[TASK INSTRUCTIONS] The string "system" appears in some lines of the entries that follow; copy each such line.

----- RECORDS -----

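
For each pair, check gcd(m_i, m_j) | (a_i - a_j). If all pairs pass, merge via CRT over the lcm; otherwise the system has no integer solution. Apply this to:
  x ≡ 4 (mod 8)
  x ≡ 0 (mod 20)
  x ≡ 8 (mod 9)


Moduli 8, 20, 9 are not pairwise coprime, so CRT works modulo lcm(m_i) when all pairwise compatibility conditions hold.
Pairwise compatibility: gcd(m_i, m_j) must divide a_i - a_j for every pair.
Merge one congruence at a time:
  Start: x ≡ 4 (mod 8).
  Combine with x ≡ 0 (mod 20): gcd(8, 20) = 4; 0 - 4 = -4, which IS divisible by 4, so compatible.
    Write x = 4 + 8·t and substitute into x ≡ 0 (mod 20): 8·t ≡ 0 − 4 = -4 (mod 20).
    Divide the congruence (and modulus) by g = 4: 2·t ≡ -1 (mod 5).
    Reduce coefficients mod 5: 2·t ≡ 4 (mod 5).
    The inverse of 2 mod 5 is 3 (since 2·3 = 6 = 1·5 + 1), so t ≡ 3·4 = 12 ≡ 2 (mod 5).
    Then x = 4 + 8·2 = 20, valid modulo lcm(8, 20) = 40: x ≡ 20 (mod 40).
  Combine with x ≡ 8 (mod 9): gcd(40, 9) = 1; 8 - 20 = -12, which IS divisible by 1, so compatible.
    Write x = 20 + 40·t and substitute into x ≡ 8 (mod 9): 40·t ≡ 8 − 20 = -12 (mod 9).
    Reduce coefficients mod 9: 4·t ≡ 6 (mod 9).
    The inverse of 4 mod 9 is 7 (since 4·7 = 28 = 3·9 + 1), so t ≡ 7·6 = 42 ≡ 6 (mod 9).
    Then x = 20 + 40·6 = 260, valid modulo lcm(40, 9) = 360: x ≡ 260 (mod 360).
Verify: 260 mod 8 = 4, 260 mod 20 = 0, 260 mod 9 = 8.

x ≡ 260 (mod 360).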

-----
----- RECORDS -----

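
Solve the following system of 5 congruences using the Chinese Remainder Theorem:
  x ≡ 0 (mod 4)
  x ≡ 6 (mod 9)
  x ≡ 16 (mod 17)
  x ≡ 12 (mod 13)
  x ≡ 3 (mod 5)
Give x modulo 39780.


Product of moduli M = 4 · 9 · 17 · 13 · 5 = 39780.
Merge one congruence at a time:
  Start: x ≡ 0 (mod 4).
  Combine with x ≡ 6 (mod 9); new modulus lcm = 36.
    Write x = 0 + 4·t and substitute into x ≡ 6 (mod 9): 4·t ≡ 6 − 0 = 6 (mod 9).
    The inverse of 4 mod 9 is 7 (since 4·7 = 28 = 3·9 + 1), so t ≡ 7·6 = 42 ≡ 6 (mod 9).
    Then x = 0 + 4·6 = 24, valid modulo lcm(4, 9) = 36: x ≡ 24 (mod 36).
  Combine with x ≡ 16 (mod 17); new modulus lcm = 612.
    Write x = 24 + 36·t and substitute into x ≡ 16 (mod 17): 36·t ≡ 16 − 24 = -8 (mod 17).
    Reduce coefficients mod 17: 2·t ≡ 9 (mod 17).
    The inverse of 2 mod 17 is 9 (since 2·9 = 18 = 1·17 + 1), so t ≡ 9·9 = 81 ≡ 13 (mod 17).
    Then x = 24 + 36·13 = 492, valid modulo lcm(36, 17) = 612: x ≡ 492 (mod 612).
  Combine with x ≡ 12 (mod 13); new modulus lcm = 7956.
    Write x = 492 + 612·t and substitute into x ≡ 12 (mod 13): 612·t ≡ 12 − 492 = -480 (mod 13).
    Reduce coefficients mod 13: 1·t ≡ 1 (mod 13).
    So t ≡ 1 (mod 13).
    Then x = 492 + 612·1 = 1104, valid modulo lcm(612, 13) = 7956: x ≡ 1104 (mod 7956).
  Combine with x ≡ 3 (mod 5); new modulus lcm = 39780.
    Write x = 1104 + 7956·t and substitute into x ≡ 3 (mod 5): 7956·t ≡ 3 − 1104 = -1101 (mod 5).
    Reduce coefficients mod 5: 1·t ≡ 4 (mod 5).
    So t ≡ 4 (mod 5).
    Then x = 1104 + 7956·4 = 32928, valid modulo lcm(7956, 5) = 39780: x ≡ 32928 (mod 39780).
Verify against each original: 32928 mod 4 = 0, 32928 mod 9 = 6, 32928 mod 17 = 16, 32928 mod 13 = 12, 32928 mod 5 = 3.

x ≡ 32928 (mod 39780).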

-----

[EXERCISE RESPONSE]
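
For each pair, check gcd(m_i, m_j) | (a_i - a_j). If all pairs pass, merge via CRT over the lcm; otherwise the system has no integer solution. Apply this to:
Solve the following system of 5 congruences using the Chinese Remainder Theorem: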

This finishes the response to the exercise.